[Dataset entries]
****
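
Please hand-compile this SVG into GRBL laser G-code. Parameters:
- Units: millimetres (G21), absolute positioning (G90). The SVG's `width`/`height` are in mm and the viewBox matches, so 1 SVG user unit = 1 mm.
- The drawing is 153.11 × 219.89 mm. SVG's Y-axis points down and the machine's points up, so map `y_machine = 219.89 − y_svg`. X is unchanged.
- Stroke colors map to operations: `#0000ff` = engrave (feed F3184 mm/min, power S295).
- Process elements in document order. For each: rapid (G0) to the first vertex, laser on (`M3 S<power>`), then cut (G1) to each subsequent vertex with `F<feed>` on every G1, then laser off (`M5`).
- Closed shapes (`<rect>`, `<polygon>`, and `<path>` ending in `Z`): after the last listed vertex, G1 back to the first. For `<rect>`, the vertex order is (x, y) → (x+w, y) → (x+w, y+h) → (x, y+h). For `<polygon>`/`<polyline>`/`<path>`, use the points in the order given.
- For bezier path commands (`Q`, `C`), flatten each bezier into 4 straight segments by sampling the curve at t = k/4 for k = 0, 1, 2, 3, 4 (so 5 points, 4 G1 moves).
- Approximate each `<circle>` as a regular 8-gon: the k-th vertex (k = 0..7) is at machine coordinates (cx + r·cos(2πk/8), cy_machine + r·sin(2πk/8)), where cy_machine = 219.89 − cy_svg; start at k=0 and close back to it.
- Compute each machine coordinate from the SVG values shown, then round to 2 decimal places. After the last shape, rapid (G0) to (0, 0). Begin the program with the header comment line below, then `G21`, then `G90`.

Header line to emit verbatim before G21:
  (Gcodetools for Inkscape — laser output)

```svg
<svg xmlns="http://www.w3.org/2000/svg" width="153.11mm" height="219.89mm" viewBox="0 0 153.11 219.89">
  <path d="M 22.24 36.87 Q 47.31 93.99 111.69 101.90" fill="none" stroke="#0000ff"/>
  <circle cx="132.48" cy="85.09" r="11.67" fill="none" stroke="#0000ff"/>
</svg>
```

(Gcodetools for Inkscape — laser output)
G21
G90
G0 X22.24 Y183.02
M3 S295
G1 X37.23 Y157.54 F3184
G1 X57.14 Y138.20 F3184
G1 X81.96 Y125.02 F3184
G1 X111.69 Y117.99 F3184
M5
G0 X144.15 Y134.80
M3 S295
G1 X140.73 Y143.05 F3184
G1 X132.48 Y146.47 F3184
G1 X124.23 Y143.05 F3184
G1 X120.81 Y134.80 F3184
G1 X124.23 Y126.55 F3184
G1 X132.48 Y123.13 F3184
G1 X140.73 Y126.55 F3184
G1 X144.15 Y134.80 F3184
M5
G0 X0.00 Y0.00

viewBox `0 0 153.11 219.89` with mm width/height → 1 unit = 1 mm. Flip: y_m = 219.89 − y_svg.

**Shape 1** — `<path>` quadratic bezier, stroke `#0000ff` → engrave (S295, F3184). Control points (SVG): P0=(22.24,36.87), P1=(47.31,93.99), P2=(111.69,101.90); sampled at t=k/4. Machine vertices: (22.24,183.02) → (37.23,157.54) → (57.14,138.20) → (81.96,125.02) → (111.69,117.99). Open path.

**Shape 2** — `<circle>` circle, stroke `#0000ff` → engrave (S295, F3184). Machine vertices: (144.15,134.80) → (140.73,143.05) → (132.48,146.47) → (124.23,143.05) → (120.81,134.80) → (124.23,126.55) → (132.48,123.13) → (140.73,126.55) → (144.15,134.80). Closed: final G1 returns to the first vertex.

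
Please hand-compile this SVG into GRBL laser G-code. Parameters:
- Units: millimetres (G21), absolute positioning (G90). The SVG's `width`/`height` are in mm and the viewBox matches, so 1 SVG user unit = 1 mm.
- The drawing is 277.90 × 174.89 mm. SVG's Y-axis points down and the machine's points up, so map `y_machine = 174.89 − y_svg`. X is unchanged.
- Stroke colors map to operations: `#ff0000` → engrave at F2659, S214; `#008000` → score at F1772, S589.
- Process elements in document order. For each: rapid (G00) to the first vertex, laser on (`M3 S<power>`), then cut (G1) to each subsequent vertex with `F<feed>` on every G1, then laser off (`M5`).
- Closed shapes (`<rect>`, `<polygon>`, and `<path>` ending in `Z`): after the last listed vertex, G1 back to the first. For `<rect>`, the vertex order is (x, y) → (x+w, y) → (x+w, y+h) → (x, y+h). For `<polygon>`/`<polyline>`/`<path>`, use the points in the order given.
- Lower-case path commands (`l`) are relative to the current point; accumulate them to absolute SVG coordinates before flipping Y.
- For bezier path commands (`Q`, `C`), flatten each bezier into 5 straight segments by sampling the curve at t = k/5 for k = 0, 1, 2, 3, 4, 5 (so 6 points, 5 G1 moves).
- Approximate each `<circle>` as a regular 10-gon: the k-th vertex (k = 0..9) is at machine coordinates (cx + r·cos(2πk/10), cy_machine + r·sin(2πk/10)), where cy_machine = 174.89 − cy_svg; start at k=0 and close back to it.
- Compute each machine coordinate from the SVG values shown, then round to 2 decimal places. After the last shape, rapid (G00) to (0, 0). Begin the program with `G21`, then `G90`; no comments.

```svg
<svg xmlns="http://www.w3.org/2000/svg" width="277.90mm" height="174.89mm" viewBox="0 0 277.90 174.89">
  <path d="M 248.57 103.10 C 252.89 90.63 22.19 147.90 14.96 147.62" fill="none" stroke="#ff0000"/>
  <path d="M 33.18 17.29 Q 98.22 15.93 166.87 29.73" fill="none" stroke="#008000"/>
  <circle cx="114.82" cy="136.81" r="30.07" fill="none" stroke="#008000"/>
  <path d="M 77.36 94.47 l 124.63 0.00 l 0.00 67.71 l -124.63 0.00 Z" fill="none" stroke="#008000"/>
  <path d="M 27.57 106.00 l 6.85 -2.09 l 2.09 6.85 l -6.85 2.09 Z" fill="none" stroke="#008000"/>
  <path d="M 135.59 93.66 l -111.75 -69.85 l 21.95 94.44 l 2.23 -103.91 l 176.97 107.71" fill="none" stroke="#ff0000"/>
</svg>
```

1 u = 1 mm; y_m = 174.89 − y.

[1] `<path>` cubic bezier, #ff0000→engrave S214 F2659: (248.57,71.79) → (226.63,71.92) → (170.29,61.43) → (101.56,46.41) → (42.45,32.99) → (14.96,27.27)

[2] `<path>` quadratic bezier, #008000→score S589 F1772: (33.18,157.60) → (59.34,157.54) → (85.79,156.26) → (112.53,153.77) → (139.55,150.07) → (166.87,145.16)

[3] `<circle>` circle, #008000→score S589 F1772: (144.89,38.08) → (139.15,55.75) → (124.11,66.68) → (105.53,66.68) → (90.49,55.75) → (84.75,38.08) → (90.49,20.41) → (105.53,9.48) → (124.11,9.48) → (139.15,20.41) → (144.89,38.08) (closed)

[4] `<path>` rectangle, #008000→score S589 F1772: (77.36,80.42) → (201.99,80.42) → (201.99,12.71) → (77.36,12.71) → (77.36,80.42) (closed)

[5] `<path>` regular polygon, #008000→score S589 F1772: (27.57,68.89) → (34.42,70.98) → (36.51,64.13) → (29.66,62.04) → (27.57,68.89) (closed)

[6] `<path>` open polyline, #ff0000→engrave S214 F2659: (135.59,81.23) → (23.84,151.08) → (45.79,56.64) → (48.02,160.55) → (224.99,52.84)

G21
G90
G00 X248.57 Y71.79
M3 S214
G1 X226.63 Y71.92 F2659
G1 X170.29 Y61.43 F2659
G1 X101.56 Y46.41 F2659
G1 X42.45 Y32.99 F2659
G1 X14.96 Y27.27 F2659
M5
G00 X33.18 Y157.60
M3 S589
G1 X59.34 Y157.54 F1772
G1 X85.79 Y156.26 F1772
G1 X112.53 Y153.77 F1772
G1 X139.55 Y150.07 F1772
G1 X166.87 Y145.16 F1772
M5
G00 X144.89 Y38.08
M3 S589
G1 X139.15 Y55.75 F1772
G1 X124.11 Y66.68 F1772
G1 X105.53 Y66.68 F1772
G1 X90.49 Y55.75 F1772
G1 X84.75 Y38.08 F1772
G1 X90.49 Y20.41 F1772
G1 X105.53 Y9.48 F1772
G1 X124.11 Y9.48 F1772
G1 X139.15 Y20.41 F1772
G1 X144.89 Y38.08 F1772
M5
G00 X77.36 Y80.42
M3 S589
G1 X201.99 Y80.42 F1772
G1 X201.99 Y12.71 F1772
G1 X77.36 Y12.71 F1772
G1 X77.36 Y80.42 F1772
M5
G00 X27.57 Y68.89
M3 S589
G1 X34.42 Y70.98 F1772
G1 X36.51 Y64.13 F1772
G1 X29.66 Y62.04 F1772
G1 X27.57 Y68.89 F1772
M5
G00 X135.59 Y81.23
M3 S214
G1 X23.84 Y151.08 F2659
G1 X45.79 Y56.64 F2659
G1 X48.02 Y160.55 F2659
G1 X224.99 Y52.84 F2659
M5
G00 X0.00 Y0.00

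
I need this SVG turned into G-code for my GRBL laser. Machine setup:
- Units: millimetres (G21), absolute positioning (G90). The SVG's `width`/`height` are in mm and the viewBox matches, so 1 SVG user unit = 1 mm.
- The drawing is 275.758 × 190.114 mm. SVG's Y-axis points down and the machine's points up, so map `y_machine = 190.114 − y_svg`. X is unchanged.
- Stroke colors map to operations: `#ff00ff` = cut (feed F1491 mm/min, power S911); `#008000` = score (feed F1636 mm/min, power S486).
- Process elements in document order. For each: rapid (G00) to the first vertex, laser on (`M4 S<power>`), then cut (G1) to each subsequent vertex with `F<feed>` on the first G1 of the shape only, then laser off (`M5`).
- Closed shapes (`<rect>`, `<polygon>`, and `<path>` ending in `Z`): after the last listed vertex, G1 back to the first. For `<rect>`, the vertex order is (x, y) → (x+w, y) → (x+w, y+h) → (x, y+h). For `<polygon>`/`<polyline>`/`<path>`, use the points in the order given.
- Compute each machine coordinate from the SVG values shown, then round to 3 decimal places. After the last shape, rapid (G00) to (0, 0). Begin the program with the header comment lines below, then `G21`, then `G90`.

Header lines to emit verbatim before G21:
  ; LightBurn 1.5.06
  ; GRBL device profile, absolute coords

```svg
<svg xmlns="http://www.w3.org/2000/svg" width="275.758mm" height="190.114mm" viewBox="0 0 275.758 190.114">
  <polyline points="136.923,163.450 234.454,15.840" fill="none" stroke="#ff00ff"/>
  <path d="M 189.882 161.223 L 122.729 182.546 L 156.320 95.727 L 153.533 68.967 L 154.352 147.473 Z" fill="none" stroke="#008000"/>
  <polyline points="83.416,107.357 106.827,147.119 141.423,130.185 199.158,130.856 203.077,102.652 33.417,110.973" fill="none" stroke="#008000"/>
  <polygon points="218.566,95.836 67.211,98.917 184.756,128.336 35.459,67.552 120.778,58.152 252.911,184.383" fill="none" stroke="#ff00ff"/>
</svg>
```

; LightBurn 1.5.06
; GRBL device profile, absolute coords
G21
G90
G00 X136.923 Y26.664
M4 S911
G1 X234.454 Y174.274 F1491
M5
G00 X189.882 Y28.891
M4 S486
G1 X122.729 Y7.568 F1636
G1 X156.320 Y94.387
G1 X153.533 Y121.147
G1 X154.352 Y42.641
G1 X189.882 Y28.891
M5
G00 X83.416 Y82.757
M4 S486
G1 X106.827 Y42.995 F1636
G1 X141.423 Y59.929
G1 X199.158 Y59.258
G1 X203.077 Y87.462
G1 X33.417 Y79.141
M5
G00 X218.566 Y94.278
M4 S911
G1 X67.211 Y91.197 F1491
G1 X184.756 Y61.778
G1 X35.459 Y122.562
G1 X120.778 Y131.962
G1 X252.911 Y5.731
G1 X218.566 Y94.278
M5
G00 X0.000 Y0.000

1 u = 1 mm; y_m = 190.114 − y.

[1] `<polyline>` line segment, #ff00ff→cut S911 F1491: (136.923,26.664) → (234.454,174.274)

[2] `<path>` closed polygon, #008000→score S486 F1636: (189.882,28.891) → (122.729,7.568) → (156.320,94.387) → (153.533,121.147) → (154.352,42.641) → (189.882,28.891) (closed)

[3] `<polyline>` open polyline, #008000→score S486 F1636: (83.416,82.757) → (106.827,42.995) → (141.423,59.929) → (199.158,59.258) → (203.077,87.462) → (33.417,79.141)

[4] `<polygon>` closed polygon, #ff00ff→cut S911 F1491: (218.566,94.278) → (67.211,91.197) → (184.756,61.778) → (35.459,122.562) → (120.778,131.962) → (252.911,5.731) → (218.566,94.278) (closed)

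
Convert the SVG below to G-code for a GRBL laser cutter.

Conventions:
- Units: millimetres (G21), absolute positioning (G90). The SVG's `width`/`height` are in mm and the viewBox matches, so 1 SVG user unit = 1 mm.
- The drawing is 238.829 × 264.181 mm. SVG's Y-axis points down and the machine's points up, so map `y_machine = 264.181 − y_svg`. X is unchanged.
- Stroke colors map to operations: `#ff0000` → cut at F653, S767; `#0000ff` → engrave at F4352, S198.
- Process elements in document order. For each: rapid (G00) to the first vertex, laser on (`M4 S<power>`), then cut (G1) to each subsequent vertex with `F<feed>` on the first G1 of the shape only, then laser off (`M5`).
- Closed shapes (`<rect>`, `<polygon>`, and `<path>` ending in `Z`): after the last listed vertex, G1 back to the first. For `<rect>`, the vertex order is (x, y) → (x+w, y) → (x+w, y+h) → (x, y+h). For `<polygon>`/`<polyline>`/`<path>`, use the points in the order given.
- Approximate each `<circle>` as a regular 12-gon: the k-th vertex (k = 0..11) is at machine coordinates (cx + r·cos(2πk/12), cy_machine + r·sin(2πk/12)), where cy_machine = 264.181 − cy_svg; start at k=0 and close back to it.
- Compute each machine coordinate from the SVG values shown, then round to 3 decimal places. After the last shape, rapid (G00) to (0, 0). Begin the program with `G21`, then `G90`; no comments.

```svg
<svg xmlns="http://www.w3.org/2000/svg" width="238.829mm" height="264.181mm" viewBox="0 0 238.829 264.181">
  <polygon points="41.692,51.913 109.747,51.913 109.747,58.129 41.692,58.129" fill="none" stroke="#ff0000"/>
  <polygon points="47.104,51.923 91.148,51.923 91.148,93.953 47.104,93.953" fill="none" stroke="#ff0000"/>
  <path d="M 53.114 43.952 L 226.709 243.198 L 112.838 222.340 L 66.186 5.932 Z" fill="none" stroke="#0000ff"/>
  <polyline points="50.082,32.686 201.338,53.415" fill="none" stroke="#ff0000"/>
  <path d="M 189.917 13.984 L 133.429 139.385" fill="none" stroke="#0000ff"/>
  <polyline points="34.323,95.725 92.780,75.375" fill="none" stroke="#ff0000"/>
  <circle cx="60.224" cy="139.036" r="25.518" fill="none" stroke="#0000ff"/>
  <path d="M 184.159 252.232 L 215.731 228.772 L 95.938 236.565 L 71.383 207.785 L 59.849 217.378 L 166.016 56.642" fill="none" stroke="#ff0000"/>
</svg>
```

viewBox `0 0 238.829 264.181` with mm width/height → 1 unit = 1 mm. Flip: y_m = 264.181 − y_svg.

**Shape 1** — `<polygon>` rectangle, stroke `#ff0000` → cut (S767, F653). Machine vertices: (41.692,212.268) → (109.747,212.268) → (109.747,206.052) → (41.692,206.052) → (41.692,212.268). Closed: final G1 returns to the first vertex.

**Shape 2** — `<polygon>` rectangle, stroke `#ff0000` → cut (S767, F653). Machine vertices: (47.104,212.258) → (91.148,212.258) → (91.148,170.228) → (47.104,170.228) → (47.104,212.258). Closed: final G1 returns to the first vertex.

**Shape 3** — `<path>` closed polygon, stroke `#0000ff` → engrave (S198, F4352). Machine vertices: (53.114,220.229) → (226.709,20.983) → (112.838,41.841) → (66.186,258.249) → (53.114,220.229). Closed: final G1 returns to the first vertex.

**Shape 4** — `<polyline>` line segment, stroke `#ff0000` → cut (S767, F653). Machine vertices: (50.082,231.495) → (201.338,210.766). Open path.

**Shape 5** — `<path>` line segment, stroke `#0000ff` → engrave (S198, F4352). Machine vertices: (189.917,250.197) → (133.429,124.796). Open path.

**Shape 6** — `<polyline>` line segment, stroke `#ff0000` → cut (S767, F653). Machine vertices: (34.323,168.456) → (92.780,188.806). Open path.

**Shape 7** — `<circle>` circle, stroke `#0000ff` → engrave (S198, F4352). Machine vertices: (85.742,125.145) → (82.323,137.904) → (72.983,147.244) → (60.224,150.663) → (47.465,147.244) → (38.125,137.904) → (34.706,125.145) → (38.125,112.386) → (47.465,103.046) → (60.224,99.627) → (72.983,103.046) → (82.323,112.386) → (85.742,125.145). Closed: final G1 returns to the first vertex.

**Shape 8** — `<path>` open polyline, stroke `#ff0000` → cut (S767, F653). Machine vertices: (184.159,11.949) → (215.731,35.409) → (95.938,27.616) → (71.383,56.396) → (59.849,46.803) → (166.016,207.539). Open path.

G21
G90
G00 X41.692 Y212.268
M4 S767
G1 X109.747 Y212.268 F653
G1 X109.747 Y206.052
G1 X41.692 Y206.052
G1 X41.692 Y212.268
M5
G00 X47.104 Y212.258
M4 S767
G1 X91.148 Y212.258 F653
G1 X91.148 Y170.228
G1 X47.104 Y170.228
G1 X47.104 Y212.258
M5
G00 X53.114 Y220.229
M4 S198
G1 X226.709 Y20.983 F4352
G1 X112.838 Y41.841
G1 X66.186 Y258.249
G1 X53.114 Y220.229
M5
G00 X50.082 Y231.495
M4 S767
G1 X201.338 Y210.766 F653
M5
G00 X189.917 Y250.197
M4 S198
G1 X133.429 Y124.796 F4352
M5
G00 X34.323 Y168.456
M4 S767
G1 X92.780 Y188.806 F653
M5
G00 X85.742 Y125.145
M4 S198
G1 X82.323 Y137.904 F4352
G1 X72.983 Y147.244
G1 X60.224 Y150.663
G1 X47.465 Y147.244
G1 X38.125 Y137.904
G1 X34.706 Y125.145
G1 X38.125 Y112.386
G1 X47.465 Y103.046
G1 X60.224 Y99.627
G1 X72.983 Y103.046
G1 X82.323 Y112.386
G1 X85.742 Y125.145
M5
G00 X184.159 Y11.949
M4 S767
G1 X215.731 Y35.409 F653
G1 X95.938 Y27.616
G1 X71.383 Y56.396
G1 X59.849 Y46.803
G1 X166.016 Y207.539
M5
G00 X0.000 Y0.000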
****
→ **Task instructions**: Beginning at the first line above, repeat exactly until the line containing "- Process elements in document order. For each: rapid (G0)", which is included.

→ **Result of this task**:
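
Please hand-compile this SVG into GRBL laser G-code. Parameters:
- Units: millimetres (G21), absolute positioning (G90). The SVG's `width`/`height` are in mm and the viewBox matches, so 1 SVG user unit = 1 mm.
- The drawing is 153.11 × 219.89 mm. SVG's Y-axis points down and the machine's points up, so map `y_machine = 219.89 − y_svg`. X is unchanged.
- Stroke colors map to operations: `#0000ff` = engrave (feed F3184 mm/min, power S295).
- Process elements in document order. For each: rapid (G0) to the first vertex, laser on (`M3 S<power>`), then cut (G1) to each subsequent vertex with `F<feed>` on every G1, then laser off (`M5`).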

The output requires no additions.